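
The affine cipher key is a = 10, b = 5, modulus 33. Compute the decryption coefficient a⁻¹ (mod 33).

Run Euclid on (33, 10):
33 = 3*10 + 3
10 = 3*3 + 1
3 = 3*1 + 0
gcd = 1, so the inverse exists. Back-substitute:
1 = 10 − 3·3
1 = −3·33 + 10·10
So 10·10 ≡ 1 (mod 33).

10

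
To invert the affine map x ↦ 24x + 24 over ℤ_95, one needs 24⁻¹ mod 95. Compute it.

4

Extended Euclidean algorithm:
95 = 3*24 + 23
24 = 1*23 + 1
23 = 23*1 + 0
Since gcd(24, 95) = 1, back-substitute to write 1 as a combination:
1 = 24 − 23
1 = −95 + 4·24
So 24·4 ≡ 1 (mod 95).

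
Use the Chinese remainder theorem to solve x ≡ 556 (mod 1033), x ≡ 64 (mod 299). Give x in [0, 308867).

Write x = 556 + 1033·k. Then 1033·k ≡ 64 − 556 ≡ 106 (mod 299).
Need 1033⁻¹ mod 299. Extended Euclid on (299, 136):
299 = 2*136 + 27
136 = 5*27 + 1
27 = 27*1 + 0
Back-substitute:
1 = 136 − 5·27
1 = −5·299 + 11·136
1033⁻¹ ≡ 11 (mod 299), so k ≡ 11·106 ≡ 269 (mod 299).
x = 556 + 1033·269 = 278433.

278433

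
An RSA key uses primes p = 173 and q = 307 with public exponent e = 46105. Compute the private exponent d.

16321

φ(n) = (p−1)(q−1) = 172·306 = 52632.
Need d with 46105·d ≡ 1 (mod 52632). Apply the extended Euclidean algorithm:
52632 = 1·46105 + 6527
46105 = 7·6527 + 416
6527 = 15·416 + 287
416 = 1·287 + 129
287 = 2·129 + 29
129 = 4·29 + 13
29 = 2·13 + 3
13 = 4·3 + 1
3 = 3·1 + 0
Back-substitute:
1 = 13 − 4·3
1 = −4·29 + 9·13
1 = 9·129 − 40·29
1 = −40·287 + 89·129
1 = 89·416 − 129·287
1 = −129·6527 + 2024·416
1 = 2024·46105 − 14297·6527
1 = −14297·52632 + 16321·46105
So 46105·16321 ≡ 1 (mod 52632), hence d = 16321.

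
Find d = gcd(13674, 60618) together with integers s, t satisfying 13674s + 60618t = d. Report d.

Apply Euclid's algorithm to 60618 and 13674:
60618 = 4×13674 + 5922
13674 = 2×5922 + 1830
5922 = 3×1830 + 432
1830 = 4×432 + 102
432 = 4×102 + 24
102 = 4×24 + 6
24 = 4×6 + 0
gcd(13674, 60618) = 6.
Back-substituting:
6 = 102 − 4·24
6 = −4·432 + 17·102
6 = 17·1830 − 72·432
6 = −72·5922 + 233·1830
6 = 233·13674 − 538·5922
6 = −538·60618 + 2385·13674
So 6 = (-538)·60618 + (2385)·13674.

6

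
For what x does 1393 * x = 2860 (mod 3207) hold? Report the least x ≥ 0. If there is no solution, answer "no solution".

First find gcd(1393, 3207):
3207 = 2*1393 + 421
1393 = 3*421 + 130
421 = 3*130 + 31
130 = 4*31 + 6
31 = 5*6 + 1
6 = 6*1 + 0
gcd = 1, so a unique solution mod 3207 exists.
Back-substitute for the Bézout coefficients:
1 = 31 − 5·6
1 = −5·130 + 21·31
1 = 21·421 − 68·130
1 = −68·1393 + 225·421
1 = 225·3207 − 518·1393
So 1393·(-518) ≡ 1 (mod 3207), giving 1393⁻¹ ≡ 2689.
x ≡ 1393⁻¹·2860 ≡ 2689·2860 ≡ 154 (mod 3207).

154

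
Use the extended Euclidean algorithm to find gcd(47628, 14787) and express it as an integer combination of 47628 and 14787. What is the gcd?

9

Apply Euclid's algorithm to 47628 and 14787:
47628 = 3*14787 + 3267
14787 = 4*3267 + 1719
3267 = 1*1719 + 1548
1719 = 1*1548 + 171
1548 = 9*171 + 9
171 = 19*9 + 0
gcd(47628, 14787) = 9.
Working backward:
9 = 1548 − 9·171
9 = −9·1719 + 10·1548
9 = 10·3267 − 19·1719
9 = −19·14787 + 86·3267
9 = 86·47628 − 277·14787
So 9 = (86)·47628 + (-277)·14787.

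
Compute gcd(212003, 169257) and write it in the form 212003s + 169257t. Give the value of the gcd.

Repeated division:
212003 = 1*169257 + 42746
169257 = 3*42746 + 41019
42746 = 1*41019 + 1727
41019 = 23*1727 + 1298
1727 = 1*1298 + 429
1298 = 3*429 + 11
429 = 39*11 + 0
gcd(212003, 169257) = 11.
Back-substituting:
11 = 1298 − 3·429
11 = −3·1727 + 4·1298
11 = 4·41019 − 95·1727
11 = −95·42746 + 99·41019
11 = 99·169257 − 392·42746
11 = −392·212003 + 491·169257
So 11 = (-392)·212003 + (491)·169257.

11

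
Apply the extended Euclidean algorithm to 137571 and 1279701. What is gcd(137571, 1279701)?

Repeated division:
1279701 = 9*137571 + 41562
137571 = 3*41562 + 12885
41562 = 3*12885 + 2907
12885 = 4*2907 + 1257
2907 = 2*1257 + 393
1257 = 3*393 + 78
393 = 5*78 + 3
78 = 26*3 + 0
gcd(137571, 1279701) = 3.
Back-substituting:
3 = 393 − 5·78
3 = −5·1257 + 16·393
3 = 16·2907 − 37·1257
3 = −37·12885 + 164·2907
3 = 164·41562 − 529·12885
3 = −529·137571 + 1751·41562
3 = 1751·1279701 − 16288·137571
So 3 = (1751)·1279701 + (-16288)·137571.

3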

== EXERCISE DESCRIPTION ==
Find the line with "Apply the extended Euclidean algorithm to". Transcribe it and every line after it exactly, through the end of the records above, and nothing else.

== WRITTEN REPLY ==
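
Apply the extended Euclidean algorithm to 137571 and 1279701. What is gcd(137571, 1279701)?

Repeated division:
1279701 = 9*137571 + 41562
137571 = 3*41562 + 12885
41562 = 3*12885 + 2907
12885 = 4*2907 + 1257
2907 = 2*1257 + 393
1257 = 3*393 + 78
393 = 5*78 + 3
78 = 26*3 + 0
gcd(137571, 1279701) = 3.
Back-substituting:
3 = 393 − 5·78
3 = −5·1257 + 16·393
3 = 16·2907 − 37·1257
3 = −37·12885 + 164·2907
3 = 164·41562 − 529·12885
3 = −529·137571 + 1751·41562
3 = 1751·1279701 − 16288·137571
So 3 = (1751)·1279701 + (-16288)·137571.

3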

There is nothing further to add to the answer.